--- Dataset entries ---
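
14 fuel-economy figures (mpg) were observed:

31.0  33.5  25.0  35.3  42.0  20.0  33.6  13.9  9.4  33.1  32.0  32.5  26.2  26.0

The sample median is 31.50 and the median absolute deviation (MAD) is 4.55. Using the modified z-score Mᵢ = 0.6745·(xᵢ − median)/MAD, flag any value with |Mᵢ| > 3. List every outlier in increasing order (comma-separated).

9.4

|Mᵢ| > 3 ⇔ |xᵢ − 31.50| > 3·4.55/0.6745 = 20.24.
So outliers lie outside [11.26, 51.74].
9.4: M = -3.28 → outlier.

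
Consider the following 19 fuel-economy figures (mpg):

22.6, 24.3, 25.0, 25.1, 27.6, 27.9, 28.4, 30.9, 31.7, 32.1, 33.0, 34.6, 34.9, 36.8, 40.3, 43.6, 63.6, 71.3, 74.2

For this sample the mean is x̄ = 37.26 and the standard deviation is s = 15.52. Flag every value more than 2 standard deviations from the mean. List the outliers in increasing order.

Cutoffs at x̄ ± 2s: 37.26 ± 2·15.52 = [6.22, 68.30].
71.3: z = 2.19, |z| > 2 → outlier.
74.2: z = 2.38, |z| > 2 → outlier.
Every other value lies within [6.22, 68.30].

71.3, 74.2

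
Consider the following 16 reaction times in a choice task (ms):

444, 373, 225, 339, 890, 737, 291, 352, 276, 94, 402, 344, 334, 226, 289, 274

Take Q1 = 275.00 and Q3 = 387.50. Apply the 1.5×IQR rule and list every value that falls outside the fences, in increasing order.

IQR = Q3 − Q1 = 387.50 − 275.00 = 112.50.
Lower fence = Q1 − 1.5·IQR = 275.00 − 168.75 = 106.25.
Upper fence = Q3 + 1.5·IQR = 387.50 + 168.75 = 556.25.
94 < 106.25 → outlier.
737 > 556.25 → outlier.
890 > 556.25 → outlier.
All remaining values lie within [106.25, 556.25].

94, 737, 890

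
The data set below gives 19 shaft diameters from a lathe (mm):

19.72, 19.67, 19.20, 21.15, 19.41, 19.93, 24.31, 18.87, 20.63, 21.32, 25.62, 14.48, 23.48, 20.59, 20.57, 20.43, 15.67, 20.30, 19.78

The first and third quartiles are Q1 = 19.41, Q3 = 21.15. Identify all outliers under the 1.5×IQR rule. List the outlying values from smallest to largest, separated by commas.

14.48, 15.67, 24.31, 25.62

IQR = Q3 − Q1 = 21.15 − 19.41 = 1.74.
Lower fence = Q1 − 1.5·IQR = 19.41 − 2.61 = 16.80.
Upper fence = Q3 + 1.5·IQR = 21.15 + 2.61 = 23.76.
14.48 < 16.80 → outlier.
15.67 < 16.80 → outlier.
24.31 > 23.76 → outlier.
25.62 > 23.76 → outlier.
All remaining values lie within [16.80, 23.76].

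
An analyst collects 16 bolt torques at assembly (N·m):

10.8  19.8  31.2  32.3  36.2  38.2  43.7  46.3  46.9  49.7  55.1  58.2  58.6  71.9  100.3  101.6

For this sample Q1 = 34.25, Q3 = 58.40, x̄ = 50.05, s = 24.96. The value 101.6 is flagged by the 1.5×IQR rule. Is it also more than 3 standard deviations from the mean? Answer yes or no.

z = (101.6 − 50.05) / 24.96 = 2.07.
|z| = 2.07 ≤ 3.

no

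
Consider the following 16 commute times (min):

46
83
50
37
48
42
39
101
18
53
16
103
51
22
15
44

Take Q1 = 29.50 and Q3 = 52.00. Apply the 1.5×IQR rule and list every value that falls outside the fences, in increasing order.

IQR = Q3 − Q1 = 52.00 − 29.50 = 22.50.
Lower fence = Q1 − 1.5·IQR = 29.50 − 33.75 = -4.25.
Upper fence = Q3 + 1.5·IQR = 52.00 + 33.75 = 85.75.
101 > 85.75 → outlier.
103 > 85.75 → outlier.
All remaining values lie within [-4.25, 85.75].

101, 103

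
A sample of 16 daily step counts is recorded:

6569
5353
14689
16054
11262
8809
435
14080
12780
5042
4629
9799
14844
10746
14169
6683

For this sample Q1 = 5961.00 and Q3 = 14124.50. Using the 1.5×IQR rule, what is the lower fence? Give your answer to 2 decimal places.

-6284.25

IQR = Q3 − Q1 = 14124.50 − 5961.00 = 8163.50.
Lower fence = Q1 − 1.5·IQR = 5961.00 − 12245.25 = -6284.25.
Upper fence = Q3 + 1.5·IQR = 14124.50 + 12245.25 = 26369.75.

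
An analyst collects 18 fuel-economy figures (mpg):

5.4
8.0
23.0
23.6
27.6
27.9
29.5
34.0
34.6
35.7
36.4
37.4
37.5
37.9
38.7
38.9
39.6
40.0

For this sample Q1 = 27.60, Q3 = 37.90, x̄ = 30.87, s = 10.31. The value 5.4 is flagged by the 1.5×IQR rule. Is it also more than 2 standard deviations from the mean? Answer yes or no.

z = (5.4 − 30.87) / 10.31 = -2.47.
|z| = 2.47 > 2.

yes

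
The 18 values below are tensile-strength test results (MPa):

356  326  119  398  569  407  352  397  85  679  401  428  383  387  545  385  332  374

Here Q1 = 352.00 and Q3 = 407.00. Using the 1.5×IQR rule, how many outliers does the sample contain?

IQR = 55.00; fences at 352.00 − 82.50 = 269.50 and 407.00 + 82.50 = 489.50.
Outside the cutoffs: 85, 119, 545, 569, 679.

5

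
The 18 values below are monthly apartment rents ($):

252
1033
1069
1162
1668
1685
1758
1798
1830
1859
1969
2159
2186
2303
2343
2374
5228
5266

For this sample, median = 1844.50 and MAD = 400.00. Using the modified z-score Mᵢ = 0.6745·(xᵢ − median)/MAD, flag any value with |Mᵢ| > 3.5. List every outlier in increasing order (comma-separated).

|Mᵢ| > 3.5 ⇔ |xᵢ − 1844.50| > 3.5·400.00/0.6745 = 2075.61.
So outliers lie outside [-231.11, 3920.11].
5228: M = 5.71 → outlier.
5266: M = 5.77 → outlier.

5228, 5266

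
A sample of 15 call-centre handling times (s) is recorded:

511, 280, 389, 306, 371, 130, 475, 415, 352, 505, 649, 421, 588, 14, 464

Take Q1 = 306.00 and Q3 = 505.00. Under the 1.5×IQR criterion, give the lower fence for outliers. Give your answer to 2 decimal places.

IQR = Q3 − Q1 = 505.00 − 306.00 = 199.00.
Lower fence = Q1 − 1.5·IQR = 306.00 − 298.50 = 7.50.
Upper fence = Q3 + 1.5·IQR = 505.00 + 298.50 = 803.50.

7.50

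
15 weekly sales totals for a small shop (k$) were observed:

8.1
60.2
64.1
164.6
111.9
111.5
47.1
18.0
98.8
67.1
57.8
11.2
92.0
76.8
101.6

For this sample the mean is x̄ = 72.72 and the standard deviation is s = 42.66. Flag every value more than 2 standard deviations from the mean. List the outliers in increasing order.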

--

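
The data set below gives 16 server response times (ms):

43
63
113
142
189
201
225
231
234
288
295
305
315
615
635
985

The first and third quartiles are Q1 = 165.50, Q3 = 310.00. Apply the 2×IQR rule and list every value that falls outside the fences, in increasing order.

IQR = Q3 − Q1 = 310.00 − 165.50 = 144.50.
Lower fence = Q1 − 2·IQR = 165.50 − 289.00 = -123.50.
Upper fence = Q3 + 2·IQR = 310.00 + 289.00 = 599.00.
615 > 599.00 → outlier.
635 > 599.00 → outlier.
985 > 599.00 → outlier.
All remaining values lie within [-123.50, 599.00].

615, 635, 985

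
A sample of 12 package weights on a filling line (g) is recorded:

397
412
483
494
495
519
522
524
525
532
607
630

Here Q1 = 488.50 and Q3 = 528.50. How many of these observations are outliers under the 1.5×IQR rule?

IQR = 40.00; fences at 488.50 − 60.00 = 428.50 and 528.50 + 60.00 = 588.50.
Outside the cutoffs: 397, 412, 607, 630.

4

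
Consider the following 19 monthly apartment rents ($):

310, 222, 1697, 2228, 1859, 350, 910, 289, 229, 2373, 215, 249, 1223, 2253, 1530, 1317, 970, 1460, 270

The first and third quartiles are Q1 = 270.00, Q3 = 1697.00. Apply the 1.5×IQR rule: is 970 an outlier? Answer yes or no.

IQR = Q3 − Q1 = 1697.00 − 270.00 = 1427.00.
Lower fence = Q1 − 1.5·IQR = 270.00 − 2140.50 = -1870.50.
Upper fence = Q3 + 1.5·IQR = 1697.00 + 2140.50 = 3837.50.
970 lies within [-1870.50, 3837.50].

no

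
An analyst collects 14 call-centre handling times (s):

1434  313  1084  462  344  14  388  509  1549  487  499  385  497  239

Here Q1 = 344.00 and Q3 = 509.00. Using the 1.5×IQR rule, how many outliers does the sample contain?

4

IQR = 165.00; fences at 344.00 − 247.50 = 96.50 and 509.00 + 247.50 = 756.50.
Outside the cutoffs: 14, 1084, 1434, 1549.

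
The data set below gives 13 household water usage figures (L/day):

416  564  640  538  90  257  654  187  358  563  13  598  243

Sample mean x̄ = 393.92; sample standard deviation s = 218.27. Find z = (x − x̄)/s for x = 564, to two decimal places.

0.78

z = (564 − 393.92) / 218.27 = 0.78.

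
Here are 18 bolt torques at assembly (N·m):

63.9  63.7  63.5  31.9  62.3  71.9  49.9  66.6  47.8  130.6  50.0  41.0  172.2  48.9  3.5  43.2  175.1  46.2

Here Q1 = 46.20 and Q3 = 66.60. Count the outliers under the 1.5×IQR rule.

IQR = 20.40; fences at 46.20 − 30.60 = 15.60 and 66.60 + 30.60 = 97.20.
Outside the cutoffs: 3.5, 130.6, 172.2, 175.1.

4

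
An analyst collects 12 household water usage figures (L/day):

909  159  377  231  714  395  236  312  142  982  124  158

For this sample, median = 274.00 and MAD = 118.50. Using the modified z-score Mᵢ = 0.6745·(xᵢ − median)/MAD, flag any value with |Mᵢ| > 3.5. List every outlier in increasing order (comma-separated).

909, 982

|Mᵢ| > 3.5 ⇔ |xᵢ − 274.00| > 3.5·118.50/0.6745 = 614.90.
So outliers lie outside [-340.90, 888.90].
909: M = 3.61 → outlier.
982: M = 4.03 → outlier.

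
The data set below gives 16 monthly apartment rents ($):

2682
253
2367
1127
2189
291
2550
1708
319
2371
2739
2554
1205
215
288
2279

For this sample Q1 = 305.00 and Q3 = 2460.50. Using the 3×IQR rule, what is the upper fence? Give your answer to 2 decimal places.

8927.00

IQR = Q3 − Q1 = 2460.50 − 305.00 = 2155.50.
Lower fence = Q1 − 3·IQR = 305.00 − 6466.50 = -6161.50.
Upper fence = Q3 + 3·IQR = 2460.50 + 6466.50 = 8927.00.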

==

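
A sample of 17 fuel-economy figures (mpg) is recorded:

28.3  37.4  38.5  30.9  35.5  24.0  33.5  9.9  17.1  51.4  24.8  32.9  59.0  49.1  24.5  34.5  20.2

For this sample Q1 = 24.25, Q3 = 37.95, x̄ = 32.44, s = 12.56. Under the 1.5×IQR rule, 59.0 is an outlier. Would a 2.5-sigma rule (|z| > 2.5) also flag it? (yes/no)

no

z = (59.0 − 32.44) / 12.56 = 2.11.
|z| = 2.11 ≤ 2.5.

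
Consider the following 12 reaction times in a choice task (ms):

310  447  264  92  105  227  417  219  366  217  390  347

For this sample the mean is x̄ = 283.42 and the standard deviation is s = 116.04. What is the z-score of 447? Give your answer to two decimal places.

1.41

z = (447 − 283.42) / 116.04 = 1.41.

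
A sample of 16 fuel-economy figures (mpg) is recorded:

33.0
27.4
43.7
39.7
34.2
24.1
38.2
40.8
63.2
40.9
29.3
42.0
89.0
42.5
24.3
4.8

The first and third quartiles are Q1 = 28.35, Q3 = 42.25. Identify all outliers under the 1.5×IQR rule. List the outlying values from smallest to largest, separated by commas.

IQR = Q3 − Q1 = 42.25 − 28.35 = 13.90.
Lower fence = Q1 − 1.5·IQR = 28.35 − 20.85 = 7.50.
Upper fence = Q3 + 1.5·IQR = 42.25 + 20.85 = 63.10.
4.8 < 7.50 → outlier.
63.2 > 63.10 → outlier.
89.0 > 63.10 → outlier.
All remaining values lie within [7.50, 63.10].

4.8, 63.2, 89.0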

--- Instructions for the task ---
Once a line of the records is found to contain "household", copy it out.

--- Answer to the problem ---
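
The data set below gives 13 household water usage figures (L/day):
An analyst collects 12 household water usage figures (L/day):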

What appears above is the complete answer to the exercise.